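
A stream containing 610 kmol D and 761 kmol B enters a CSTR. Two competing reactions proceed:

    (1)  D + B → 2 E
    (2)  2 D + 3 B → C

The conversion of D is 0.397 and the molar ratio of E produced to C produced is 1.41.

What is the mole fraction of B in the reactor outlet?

Conversion of D: D consumed = 0.397 × 610 = 242.2 kmol = 1ξ₁ + 2ξ₂.
Selectivity: 2ξ₁ / (1ξ₂) = 1.41 → ξ₁ = 0.705 ξ₂.
Substitute: (1·0.705 + 2) ξ₂ = 242.2 → ξ₂ = 89.53 kmol, ξ₁ = 63.12 kmol.
Outlet amounts (n = n₀ + Σ ν·ξ):
  D: 610 − 1(63.12) − 2(89.53) = 367.8
  B: 761 − 1(63.12) − 3(89.53) = 429.3
  E: 0 + 2(63.12) = 126.2
  C: 0 + 1(89.53) = 89.53
Total out = 1013 kmol; y_B = 429.3 / 1013 = 0.4238.

0.424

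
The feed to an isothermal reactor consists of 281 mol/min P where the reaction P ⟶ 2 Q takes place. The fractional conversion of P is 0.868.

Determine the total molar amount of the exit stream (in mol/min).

525 mol/min

P reacted = 0.868 × 281 = 243.9 mol/min; ν_P = −1, so ξ = 243.9/1 = 243.9 mol/min.
Outlet amounts (n = n₀ + ν ξ):
  P: 281 − 1(243.9) = 37.09
  Q: 0 + 2(243.9) = 487.8
Total out = 37.09 + 487.8 = 524.9 mol/min.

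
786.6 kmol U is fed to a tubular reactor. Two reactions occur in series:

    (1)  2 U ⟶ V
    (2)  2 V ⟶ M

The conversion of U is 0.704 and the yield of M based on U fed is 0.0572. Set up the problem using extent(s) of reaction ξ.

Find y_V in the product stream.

Conversion of U: U consumed = 2ξ₁ = 0.704 × 786.6 → ξ₁ = 276.9 kmol.
Yield of M: 1ξ₂ / 786.6 = 0.0572 → ξ₂ = 44.99 kmol.
Outlet amounts (n = n₀ + Σ ν·ξ):
  U: 786.6 − 2(276.9) = 232.8
  V: 0 + 1(276.9) − 2(44.99) = 186.9
  M: 0 + 1(44.99) = 44.99
Total out = 464.7 kmol; y_V = 186.9 / 464.7 = 0.4022.

0.402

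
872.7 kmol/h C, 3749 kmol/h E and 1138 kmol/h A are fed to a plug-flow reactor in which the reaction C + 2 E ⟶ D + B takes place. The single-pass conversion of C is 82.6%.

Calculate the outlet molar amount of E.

C reacted = 0.826 × 872.7 = 720.9 kmol/h; ν_C = −1, so ξ = 720.9/1 = 720.9 kmol/h.
Outlet amounts (n = n₀ + ν ξ):
  C: 872.7 − 1(720.9) = 151.8
  E: 3749 − 2(720.9) = 2307
  D: 0 + 1(720.9) = 720.9
  B: 0 + 1(720.9) = 720.9
  A: 1138 (inert)

2310 kmol/h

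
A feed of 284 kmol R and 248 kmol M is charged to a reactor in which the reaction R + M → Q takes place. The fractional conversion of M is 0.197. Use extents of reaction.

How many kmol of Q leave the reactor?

M reacted = 0.197 × 248 = 48.86 kmol; ν_M = −1, so ξ = 48.86/1 = 48.86 kmol.
Outlet amounts (n = n₀ + ν ξ):
  R: 284 − 1(48.86) = 235.1
  M: 248 − 1(48.86) = 199.1
  Q: 0 + 1(48.86) = 48.86

48.9 kmol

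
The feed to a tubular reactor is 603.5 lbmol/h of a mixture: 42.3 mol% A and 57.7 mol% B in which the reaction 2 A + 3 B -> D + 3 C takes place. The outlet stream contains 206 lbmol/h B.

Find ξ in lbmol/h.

For B: n = n₀ − 3ξ → 206 = 348.2 − 3ξ, giving ξ = 47.41 lbmol/h.
Outlet amounts (n = n₀ + ν ξ):
  A: 255.3 − 2(47.41) = 160.5
  B: 348.2 − 3(47.41) = 206
  D: 0 + 1(47.41) = 47.41
  C: 0 + 3(47.41) = 142.2

ξ = 47.4 lbmol/h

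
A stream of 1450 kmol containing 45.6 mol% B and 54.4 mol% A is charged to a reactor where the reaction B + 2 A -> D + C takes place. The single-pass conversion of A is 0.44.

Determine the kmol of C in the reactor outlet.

A reacted = 0.44 × 788.8 = 347.1 kmol; ν_A = −2, so ξ = 347.1/2 = 173.5 kmol.
Outlet amounts (n = n₀ + ν ξ):
  B: 661.2 − 1(173.5) = 487.7
  A: 788.8 − 2(173.5) = 441.7
  D: 0 + 1(173.5) = 173.5
  C: 0 + 1(173.5) = 173.5

174 kmol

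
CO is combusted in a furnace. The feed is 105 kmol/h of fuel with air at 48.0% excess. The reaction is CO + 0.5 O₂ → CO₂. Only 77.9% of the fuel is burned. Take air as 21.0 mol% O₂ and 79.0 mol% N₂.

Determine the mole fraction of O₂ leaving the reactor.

0.0848

Stoichiometric O₂ = 0.5 × 105 = 52.5 kmol/h; O₂ fed = 52.5 × 1.480 = 77.7 kmol/h.
N₂ fed = 77.7 × 79/21 = 292.3 kmol/h.
Fuel reacted = 0.779 × 105 → ξ = 81.8 kmol/h.
Outlet (n = n₀ + ν ξ):
  CO: 105 − 1(81.8) = 23.2
  O₂: 77.7 − 0.5(81.8) = 36.8
  N₂: 292.3 (inert)
  CO₂: 0 + 1(81.8) = 81.8
Total out = 434.1 kmol/h; y_O₂ = 36.8 / 434.1 = 0.08478.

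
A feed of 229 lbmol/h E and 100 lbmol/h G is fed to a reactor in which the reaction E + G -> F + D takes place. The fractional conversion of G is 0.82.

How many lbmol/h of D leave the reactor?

82 lbmol/h

G reacted = 0.82 × 100 = 82 lbmol/h; ν_G = −1, so ξ = 82/1 = 82 lbmol/h.
Outlet amounts (n = n₀ + ν ξ):
  E: 229 − 1(82) = 147
  G: 100 − 1(82) = 18
  F: 0 + 1(82) = 82
  D: 0 + 1(82) = 82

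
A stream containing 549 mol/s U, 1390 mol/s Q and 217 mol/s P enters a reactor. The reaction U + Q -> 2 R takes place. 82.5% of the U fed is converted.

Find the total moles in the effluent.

2160 mol/s

U reacted = 0.825 × 549 = 452.9 mol/s; ν_U = −1, so ξ = 452.9/1 = 452.9 mol/s.
Outlet amounts (n = n₀ + ν ξ):
  U: 549 − 1(452.9) = 96.08
  Q: 1390 − 1(452.9) = 937.1
  R: 0 + 2(452.9) = 905.8
  P: 217 (inert)
Total out = 96.08 + 937.1 + 905.8 + 217 = 2156 mol/s.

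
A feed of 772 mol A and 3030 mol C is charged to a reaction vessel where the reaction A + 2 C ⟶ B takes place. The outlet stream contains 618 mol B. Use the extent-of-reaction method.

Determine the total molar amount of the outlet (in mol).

2570 mol

For B: n = n₀ + 1ξ → 618 = 0 + 1ξ, giving ξ = 618 mol.
Outlet amounts (n = n₀ + ν ξ):
  A: 772 − 1(618) = 154
  C: 3030 − 2(618) = 1794
  B: 0 + 1(618) = 618
Total out = 154 + 1794 + 618 = 2566 mol.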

########

▸ WORK INSTRUCTIONS
Across the material, report every line that has the word "charged".

▸ ANSWER SPACE
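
A feed of 284 kmol R and 248 kmol M is charged to a reactor in which the reaction R + M → Q takes place. The fractional conversion of M is 0.197. Use extents of reaction.
A stream of 1450 kmol containing 45.6 mol% B and 54.4 mol% A is charged to a reactor where the reaction B + 2 A -> D + C takes place. The single-pass conversion of A is 0.44.
A feed of 772 mol A and 3030 mol C is charged to a reaction vessel where the reaction A + 2 C ⟶ B takes place. The outlet stream contains 618 mol B. Use the extent-of-reaction method.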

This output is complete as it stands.